- [The problem]: Report each line below that carries the word "What".
[[ Available data open ]]
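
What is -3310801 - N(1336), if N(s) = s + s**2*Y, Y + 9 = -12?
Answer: 34170679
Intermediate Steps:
Y = -21 (Y = -9 - 12 = -21)
N(s) = s - 21*s**2 (N(s) = s + s**2*(-21) = s - 21*s**2)
-3310801 - N(1336) = -3310801 - 1336*(1 - 21*1336) = -3310801 - 1336*(1 - 28056) = -3310801 - 1336*(-28055) = -3310801 - 1*(-37481480) = -3310801 + 37481480 = 34170679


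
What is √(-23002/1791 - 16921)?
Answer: I*√6035374087/597 ≈ 130.13*I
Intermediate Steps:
√(-23002/1791 - 16921) = √(-30328513/1791) = I*√6035374087/597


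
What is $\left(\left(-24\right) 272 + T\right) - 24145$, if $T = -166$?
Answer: $-30839$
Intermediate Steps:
$\left(\left(-24\right) 272 + T\right) - 24145 = \left(\left(-24\right) 272 - 166\right) - 24145 = \left(-6528 - 166\right) - 24145 = -6694 - 24145 = -30839$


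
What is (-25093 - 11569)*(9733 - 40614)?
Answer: 1132159222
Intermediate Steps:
(-25093 - 11569)*(9733 - 40614) = -36662*(-30881) = 1132159222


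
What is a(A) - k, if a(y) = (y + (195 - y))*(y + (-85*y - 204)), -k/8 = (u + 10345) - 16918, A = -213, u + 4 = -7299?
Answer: 3338152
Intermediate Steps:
u = -7303 (u = -4 - 7299 = -7303)
k = 111008 (k = -8*((-7303 + 10345) - 16918) = -8*(3042 - 16918) = -8*(-13876) = 111008)
a(y) = -39780 - 16380*y (a(y) = 195*(y + (-204 - 85*y)) = 195*(-204 - 84*y) = -39780 - 16380*y)
a(A) - k = (-39780 - 16380*(-213)) - 1*111008 = (-39780 + 3488940) - 111008 = 3449160 - 111008 = 3338152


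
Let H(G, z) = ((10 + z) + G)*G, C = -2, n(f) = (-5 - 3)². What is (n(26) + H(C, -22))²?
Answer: 8464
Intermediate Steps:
n(f) = 64 (n(f) = (-8)² = 64)
H(G, z) = G*(10 + G + z) (H(G, z) = (10 + G + z)*G = G*(10 + G + z))
(n(26) + H(C, -22))² = (64 - 2*(10 - 2 - 22))² = (64 - 2*(-14))² = (64 + 28)² = 92² = 8464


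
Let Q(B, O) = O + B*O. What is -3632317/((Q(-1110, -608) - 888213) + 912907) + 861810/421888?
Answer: -232513766509/73721341952 ≈ -3.1540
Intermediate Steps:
-3632317/((Q(-1110, -608) - 888213) + 912907) + 861810/421888 = -3632317/((-608*(1 - 1110) - 888213) + 912907) + 861810/421888 = -3632317/((-608*(-1109) - 888213) + 912907) + 861810*(1/421888) = -3632317/((674272 - 888213) + 912907) + 430905/210944 = -3632317/(-213941 + 912907) + 430905/210944 = -3632317/698966 + 430905/210944 = -232513766509/73721341952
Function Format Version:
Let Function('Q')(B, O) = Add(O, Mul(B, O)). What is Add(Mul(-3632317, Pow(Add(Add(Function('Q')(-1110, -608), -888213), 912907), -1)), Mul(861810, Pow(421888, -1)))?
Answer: Rational(-232513766509, 73721341952) ≈ -3.1540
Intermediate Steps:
Add(Mul(-3632317, Pow(Add(Add(Function('Q')(-1110, -608), -888213), 912907), -1)), Mul(861810, Pow(421888, -1))) = Add(Mul(-3632317, Pow(Add(Add(Mul(-608, Add(1, -1110)), -888213), 912907), -1)), Mul(861810, Pow(421888, -1))) = Add(Mul(-3632317, Pow(Add(Add(Mul(-608, -1109), -888213), 912907), -1)), Mul(861810, Rational(1, 421888))) = Add(Mul(-3632317, Pow(Add(Add(674272, -888213), 912907), -1)), Rational(430905, 210944)) = Add(Mul(-3632317, Pow(Add(-213941, 912907), -1)), Rational(430905, 210944)) = Add(Mul(-3632317, Pow(698966, -1)), Rational(430905, 210944)) = Add(Mul(-3632317, Rational(1, 698966)), Rational(430905, 210944)) = Add(Rational(-3632317, 698966), Rational(430905, 210944)) = Rational(-232513766509, 73721341952)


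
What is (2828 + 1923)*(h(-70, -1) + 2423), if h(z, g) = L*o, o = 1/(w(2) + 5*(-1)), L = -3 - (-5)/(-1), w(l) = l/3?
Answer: 149765773/13 ≈ 1.1520e+7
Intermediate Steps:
w(l) = l/3 (w(l) = l*(1/3) = l/3)
L = -8 (L = -3 - (-5)*(-1) = -3 - 1*5 = -3 - 5 = -8)
o = -3/13 (o = 1/((1/3)*2 + 5*(-1)) = 1/(2/3 - 5) = 1/(-13/3) = -3/13 ≈ -0.23077)
h(z, g) = 24/13 (h(z, g) = -8*(-3/13) = 24/13)
(2828 + 1923)*(h(-70, -1) + 2423) = (2828 + 1923)*(24/13 + 2423) = 4751*(31523/13) = 149765773/13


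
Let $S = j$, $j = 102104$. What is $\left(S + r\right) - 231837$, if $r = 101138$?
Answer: $-28595$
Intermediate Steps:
$S = 102104$
$\left(S + r\right) - 231837 = \left(102104 + 101138\right) - 231837 = 203242 - 231837 = -28595$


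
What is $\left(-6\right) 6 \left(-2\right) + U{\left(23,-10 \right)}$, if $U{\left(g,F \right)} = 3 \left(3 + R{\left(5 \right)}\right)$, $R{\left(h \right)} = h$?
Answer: $96$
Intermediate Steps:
$U{\left(g,F \right)} = 24$ ($U{\left(g,F \right)} = 3 \left(3 + 5\right) = 3 \cdot 8 = 24$)
$\left(-6\right) 6 \left(-2\right) + U{\left(23,-10 \right)} = \left(-6\right) 6 \left(-2\right) + 24 = \left(-36\right) \left(-2\right) + 24 = 72 + 24 = 96$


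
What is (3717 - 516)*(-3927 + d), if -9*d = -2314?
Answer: -35241943/3 ≈ -1.1747e+7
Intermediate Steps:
d = 2314/9 (d = -⅑*(-2314) = 2314/9 ≈ 257.11)
(3717 - 516)*(-3927 + d) = (3717 - 516)*(-3927 + 2314/9) = 3201*(-33029/9) = -35241943/3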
[[ Available data closed ]]
- [Response to this exercise]:
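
What is -3310801 - N(1336), if N(s) = s + s**2*Y, Y + 9 = -12?
What is √(-23002/1791 - 16921)?
What is $\left(\left(-24\right) 272 + T\right) - 24145$, if $T = -166$?
What is (-25093 - 11569)*(9733 - 40614)?
What is a(A) - k, if a(y) = (y + (195 - y))*(y + (-85*y - 204)), -k/8 = (u + 10345) - 16918, A = -213, u + 4 = -7299?
Let H(G, z) = ((10 + z) + G)*G, C = -2, n(f) = (-5 - 3)². What is (n(26) + H(C, -22))²?
Let Q(B, O) = O + B*O. What is -3632317/((Q(-1110, -608) - 888213) + 912907) + 861810/421888?
Let Function('Q')(B, O) = Add(O, Mul(B, O)). What is Add(Mul(-3632317, Pow(Add(Add(Function('Q')(-1110, -608), -888213), 912907), -1)), Mul(861810, Pow(421888, -1)))?
What is (2828 + 1923)*(h(-70, -1) + 2423), if h(z, g) = L*o, o = 1/(w(2) + 5*(-1)), L = -3 - (-5)/(-1), w(l) = l/3?
Let $S = j$, $j = 102104$. What is $\left(S + r\right) - 231837$, if $r = 101138$?
What is $\left(-6\right) 6 \left(-2\right) + U{\left(23,-10 \right)}$, if $U{\left(g,F \right)} = 3 \left(3 + R{\left(5 \right)}\right)$, $R{\left(h \right)} = h$?
What is (3717 - 516)*(-3927 + d), if -9*d = -2314?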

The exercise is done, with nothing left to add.